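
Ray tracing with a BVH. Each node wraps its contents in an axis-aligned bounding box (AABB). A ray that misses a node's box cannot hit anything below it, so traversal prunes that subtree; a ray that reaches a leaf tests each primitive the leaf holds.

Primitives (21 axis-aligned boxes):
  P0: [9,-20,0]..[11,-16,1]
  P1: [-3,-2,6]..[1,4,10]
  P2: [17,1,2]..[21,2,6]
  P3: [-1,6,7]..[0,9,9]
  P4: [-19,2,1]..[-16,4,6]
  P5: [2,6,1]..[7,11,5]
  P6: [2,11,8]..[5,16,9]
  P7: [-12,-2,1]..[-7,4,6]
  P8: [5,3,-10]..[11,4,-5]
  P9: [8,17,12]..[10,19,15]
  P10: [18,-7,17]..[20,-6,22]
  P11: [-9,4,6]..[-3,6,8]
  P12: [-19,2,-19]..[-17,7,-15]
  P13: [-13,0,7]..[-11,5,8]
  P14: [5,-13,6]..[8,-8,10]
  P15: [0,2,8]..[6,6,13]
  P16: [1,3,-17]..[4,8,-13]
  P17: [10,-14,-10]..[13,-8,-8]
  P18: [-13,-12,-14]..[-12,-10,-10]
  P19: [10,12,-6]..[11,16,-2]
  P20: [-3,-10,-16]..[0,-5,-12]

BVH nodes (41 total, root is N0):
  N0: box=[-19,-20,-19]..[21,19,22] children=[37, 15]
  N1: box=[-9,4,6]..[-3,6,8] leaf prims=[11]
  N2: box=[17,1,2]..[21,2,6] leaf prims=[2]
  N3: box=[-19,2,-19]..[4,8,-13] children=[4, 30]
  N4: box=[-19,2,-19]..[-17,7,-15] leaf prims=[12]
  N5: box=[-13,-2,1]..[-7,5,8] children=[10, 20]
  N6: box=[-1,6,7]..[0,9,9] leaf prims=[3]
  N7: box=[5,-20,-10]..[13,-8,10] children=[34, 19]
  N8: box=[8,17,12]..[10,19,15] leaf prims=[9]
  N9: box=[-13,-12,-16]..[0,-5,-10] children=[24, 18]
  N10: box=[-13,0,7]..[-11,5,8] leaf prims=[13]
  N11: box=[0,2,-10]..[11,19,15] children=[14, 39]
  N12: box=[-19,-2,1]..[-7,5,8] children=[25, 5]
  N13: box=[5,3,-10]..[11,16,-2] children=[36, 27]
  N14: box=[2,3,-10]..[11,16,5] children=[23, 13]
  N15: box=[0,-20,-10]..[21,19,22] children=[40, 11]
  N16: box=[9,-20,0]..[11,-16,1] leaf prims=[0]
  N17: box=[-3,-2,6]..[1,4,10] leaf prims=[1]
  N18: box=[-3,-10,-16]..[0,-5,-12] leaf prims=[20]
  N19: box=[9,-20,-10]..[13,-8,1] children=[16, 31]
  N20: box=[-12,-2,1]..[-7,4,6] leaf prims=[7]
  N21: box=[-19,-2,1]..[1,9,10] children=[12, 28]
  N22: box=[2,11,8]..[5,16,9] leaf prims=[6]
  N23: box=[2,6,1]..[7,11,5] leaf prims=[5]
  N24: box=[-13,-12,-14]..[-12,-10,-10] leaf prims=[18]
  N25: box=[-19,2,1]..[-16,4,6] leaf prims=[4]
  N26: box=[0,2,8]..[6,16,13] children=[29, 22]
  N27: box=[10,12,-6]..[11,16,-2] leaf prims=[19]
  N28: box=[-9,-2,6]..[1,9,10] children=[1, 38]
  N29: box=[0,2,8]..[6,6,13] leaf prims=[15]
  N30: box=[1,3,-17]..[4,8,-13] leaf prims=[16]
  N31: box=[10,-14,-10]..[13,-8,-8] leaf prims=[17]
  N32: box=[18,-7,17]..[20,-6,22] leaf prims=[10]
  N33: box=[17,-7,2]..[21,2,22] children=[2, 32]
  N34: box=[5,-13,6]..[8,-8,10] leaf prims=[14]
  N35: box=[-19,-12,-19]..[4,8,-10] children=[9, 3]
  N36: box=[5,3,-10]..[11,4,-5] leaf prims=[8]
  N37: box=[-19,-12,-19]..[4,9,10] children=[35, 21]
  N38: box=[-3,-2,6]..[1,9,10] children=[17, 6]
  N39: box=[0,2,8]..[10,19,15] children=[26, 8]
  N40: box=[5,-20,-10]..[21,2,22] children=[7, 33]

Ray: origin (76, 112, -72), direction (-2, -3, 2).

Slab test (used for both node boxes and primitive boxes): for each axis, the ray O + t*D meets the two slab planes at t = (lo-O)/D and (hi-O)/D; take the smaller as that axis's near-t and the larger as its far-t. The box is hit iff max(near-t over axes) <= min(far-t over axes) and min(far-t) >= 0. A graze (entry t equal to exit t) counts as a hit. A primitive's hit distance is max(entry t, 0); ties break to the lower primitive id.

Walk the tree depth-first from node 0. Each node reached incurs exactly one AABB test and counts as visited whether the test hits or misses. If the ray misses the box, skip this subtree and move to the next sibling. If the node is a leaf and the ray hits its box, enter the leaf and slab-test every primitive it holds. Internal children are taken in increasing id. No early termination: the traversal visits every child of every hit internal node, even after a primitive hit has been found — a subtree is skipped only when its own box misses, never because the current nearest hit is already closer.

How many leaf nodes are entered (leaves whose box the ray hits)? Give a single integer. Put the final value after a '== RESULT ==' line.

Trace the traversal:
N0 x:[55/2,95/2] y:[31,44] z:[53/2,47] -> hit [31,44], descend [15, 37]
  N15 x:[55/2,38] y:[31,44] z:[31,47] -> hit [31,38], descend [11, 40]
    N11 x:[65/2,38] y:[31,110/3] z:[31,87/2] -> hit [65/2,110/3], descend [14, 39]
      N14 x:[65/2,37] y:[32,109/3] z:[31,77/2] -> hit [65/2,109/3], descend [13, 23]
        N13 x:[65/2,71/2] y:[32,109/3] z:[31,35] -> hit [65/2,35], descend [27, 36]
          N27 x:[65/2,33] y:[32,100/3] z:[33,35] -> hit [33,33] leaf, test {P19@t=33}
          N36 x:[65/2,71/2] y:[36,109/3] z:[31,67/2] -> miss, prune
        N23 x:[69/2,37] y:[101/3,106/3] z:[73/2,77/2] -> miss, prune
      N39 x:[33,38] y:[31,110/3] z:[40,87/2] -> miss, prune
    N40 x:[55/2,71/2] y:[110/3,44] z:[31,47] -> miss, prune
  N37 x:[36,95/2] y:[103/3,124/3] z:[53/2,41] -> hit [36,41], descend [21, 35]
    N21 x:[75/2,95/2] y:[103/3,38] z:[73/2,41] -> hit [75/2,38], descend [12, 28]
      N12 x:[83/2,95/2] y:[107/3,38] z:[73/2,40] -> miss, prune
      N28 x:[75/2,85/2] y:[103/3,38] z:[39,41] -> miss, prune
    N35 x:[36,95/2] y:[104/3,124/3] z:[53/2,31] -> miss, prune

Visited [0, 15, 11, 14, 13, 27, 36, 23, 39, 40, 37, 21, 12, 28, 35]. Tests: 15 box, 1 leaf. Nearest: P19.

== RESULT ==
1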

→ AIM OF THE EXERCISE: Beginning at the line above that contains "P17: [10,-14,-10]..[13,-8,-8]", return each line exactly through the line that contains "N6: box=[-1,6,7]..[0,9,9] leaf prims=[3]", and no others.

→ RESULT OF THE EXERCISE:
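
  P17: [10,-14,-10]..[13,-8,-8]
  P18: [-13,-12,-14]..[-12,-10,-10]
  P19: [10,12,-6]..[11,16,-2]
  P20: [-3,-10,-16]..[0,-5,-12]

BVH nodes (41 total, root is N0):
  N0: box=[-19,-20,-19]..[21,19,22] children=[37, 15]
  N1: box=[-9,4,6]..[-3,6,8] leaf prims=[11]
  N2: box=[17,1,2]..[21,2,6] leaf prims=[2]
  N3: box=[-19,2,-19]..[4,8,-13] children=[4, 30]
  N4: box=[-19,2,-19]..[-17,7,-15] leaf prims=[12]
  N5: box=[-13,-2,1]..[-7,5,8] children=[10, 20]
  N6: box=[-1,6,7]..[0,9,9] leaf prims=[3]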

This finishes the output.